*STUDY MATERIAL*:
◇ ◇ ◇ ◇ ◇ ◇ ◇

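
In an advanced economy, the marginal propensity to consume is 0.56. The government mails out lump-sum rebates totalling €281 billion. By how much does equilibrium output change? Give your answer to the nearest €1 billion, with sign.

+€358 billion

A lump-sum tax change of −€281 billion shifts disposable income by +€281 billion; first-round consumption changes by −c × ΔT = −0.56 × (−€281 billion) = +€157.36 billion.
Expenditure multiplier = 1/(1 − MPC) = 1/(1 − 0.56) = 1/0.44 ≈ 2.273.
The tax multiplier is −c × k ≈ −1.273, so ΔY = k × (−c·ΔT) = (+€157.36 billion) / 0.44 ≈ +€358 billion.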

◇ ◇ ◇ ◇ ◇ ◇ ◇

*TASK INSTRUCTIONS*: Retype the data exactly as given.

*FINAL ANSWER*:
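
In an advanced economy, the marginal propensity to consume is 0.56. The government mails out lump-sum rebates totalling €281 billion. By how much does equilibrium output change? Give your answer to the nearest €1 billion, with sign.

+€358 billion

A lump-sum tax change of −€281 billion shifts disposable income by +€281 billion; first-round consumption changes by −c × ΔT = −0.56 × (−€281 billion) = +€157.36 billion.
Expenditure multiplier = 1/(1 − MPC) = 1/(1 − 0.56) = 1/0.44 ≈ 2.273.
The tax multiplier is −c × k ≈ −1.273, so ΔY = k × (−c·ΔT) = (+€157.36 billion) / 0.44 ≈ +€358 billion.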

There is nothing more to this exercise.